**Material shown**

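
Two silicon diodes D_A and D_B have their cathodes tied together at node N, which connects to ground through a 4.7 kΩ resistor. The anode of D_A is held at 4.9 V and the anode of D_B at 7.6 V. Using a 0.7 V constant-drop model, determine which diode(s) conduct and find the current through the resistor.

Only D_B conducts; I_R ≈ 1.5 mA

Assume both conduct. Then node N would need to be at both 4.9−0.7 = 4.2 V and 7.6−0.7 = 6.9 V, which is impossible.
Assume only D_B conducts: V_N = 7.6 − 0.7 = 6.9 V, so I_R = 6.9/4.7 = 1.47 mA.
Check D_A: its anode-to-cathode voltage is 4.9 − 6.9 = -2 V < 0.7 V, so it is off. The assumption is consistent.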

**Exercise description**
Please give an exact copy of every entry.

**Response**
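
Two silicon diodes D_A and D_B have their cathodes tied together at node N, which connects to ground through a 4.7 kΩ resistor. The anode of D_A is held at 4.9 V and the anode of D_B at 7.6 V. Using a 0.7 V constant-drop model, determine which diode(s) conduct and find the current through the resistor.

Only D_B conducts; I_R ≈ 1.5 mA

Assume both conduct. Then node N would need to be at both 4.9−0.7 = 4.2 V and 7.6−0.7 = 6.9 V, which is impossible.
Assume only D_B conducts: V_N = 7.6 − 0.7 = 6.9 V, so I_R = 6.9/4.7 = 1.47 mA.
Check D_A: its anode-to-cathode voltage is 4.9 − 6.9 = -2 V < 0.7 V, so it is off. The assumption is consistent.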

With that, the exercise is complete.